What you have to do
Starting from the line that contains "While configuring a home", reproduce each line exactly through the end of the material, and include no other lines.

-*-

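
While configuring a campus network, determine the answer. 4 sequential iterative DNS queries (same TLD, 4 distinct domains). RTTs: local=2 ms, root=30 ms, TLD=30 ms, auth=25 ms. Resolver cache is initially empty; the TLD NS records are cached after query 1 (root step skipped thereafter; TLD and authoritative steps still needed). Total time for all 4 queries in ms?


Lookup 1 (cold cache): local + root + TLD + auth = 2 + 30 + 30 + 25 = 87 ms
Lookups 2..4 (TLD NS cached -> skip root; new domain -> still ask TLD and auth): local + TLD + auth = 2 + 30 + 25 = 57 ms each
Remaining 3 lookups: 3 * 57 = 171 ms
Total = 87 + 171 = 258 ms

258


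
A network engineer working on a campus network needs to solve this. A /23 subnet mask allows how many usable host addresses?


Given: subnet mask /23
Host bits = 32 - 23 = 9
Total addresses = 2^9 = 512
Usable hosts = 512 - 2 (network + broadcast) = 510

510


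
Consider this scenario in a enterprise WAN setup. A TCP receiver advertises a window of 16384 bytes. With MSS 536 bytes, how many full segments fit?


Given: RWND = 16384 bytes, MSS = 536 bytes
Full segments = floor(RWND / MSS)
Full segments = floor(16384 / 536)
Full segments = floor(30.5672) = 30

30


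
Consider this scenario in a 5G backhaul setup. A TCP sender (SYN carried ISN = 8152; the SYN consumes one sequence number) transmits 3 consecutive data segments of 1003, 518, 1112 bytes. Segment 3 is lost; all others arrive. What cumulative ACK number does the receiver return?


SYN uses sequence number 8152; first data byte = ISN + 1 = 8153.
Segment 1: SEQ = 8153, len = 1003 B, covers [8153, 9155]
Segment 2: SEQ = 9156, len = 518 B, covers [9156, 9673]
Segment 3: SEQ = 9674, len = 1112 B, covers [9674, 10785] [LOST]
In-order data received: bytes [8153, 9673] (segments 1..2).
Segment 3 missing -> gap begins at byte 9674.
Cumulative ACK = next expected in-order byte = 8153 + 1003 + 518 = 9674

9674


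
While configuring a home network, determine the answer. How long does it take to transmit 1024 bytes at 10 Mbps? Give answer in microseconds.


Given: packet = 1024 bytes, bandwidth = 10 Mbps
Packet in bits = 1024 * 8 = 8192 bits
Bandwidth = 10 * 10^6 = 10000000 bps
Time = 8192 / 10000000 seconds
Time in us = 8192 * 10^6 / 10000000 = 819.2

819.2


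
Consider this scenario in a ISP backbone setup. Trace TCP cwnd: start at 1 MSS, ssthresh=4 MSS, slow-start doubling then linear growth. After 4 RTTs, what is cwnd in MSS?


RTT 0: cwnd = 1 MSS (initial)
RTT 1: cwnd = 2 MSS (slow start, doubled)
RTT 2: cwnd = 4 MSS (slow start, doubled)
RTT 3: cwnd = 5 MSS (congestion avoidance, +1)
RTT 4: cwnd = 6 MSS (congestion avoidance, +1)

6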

-*-

Response to this exercise
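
While configuring a home network, determine the answer. How long does it take to transmit 1024 bytes at 10 Mbps? Give answer in microseconds.


Given: packet = 1024 bytes, bandwidth = 10 Mbps
Packet in bits = 1024 * 8 = 8192 bits
Bandwidth = 10 * 10^6 = 10000000 bps
Time = 8192 / 10000000 seconds
Time in us = 8192 * 10^6 / 10000000 = 819.2

819.2


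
Consider this scenario in a ISP backbone setup. Trace TCP cwnd: start at 1 MSS, ssthresh=4 MSS, slow-start doubling then linear growth. After 4 RTTs, what is cwnd in MSS?


RTT 0: cwnd = 1 MSS (initial)
RTT 1: cwnd = 2 MSS (slow start, doubled)
RTT 2: cwnd = 4 MSS (slow start, doubled)
RTT 3: cwnd = 5 MSS (congestion avoidance, +1)
RTT 4: cwnd = 6 MSS (congestion avoidance, +1)

6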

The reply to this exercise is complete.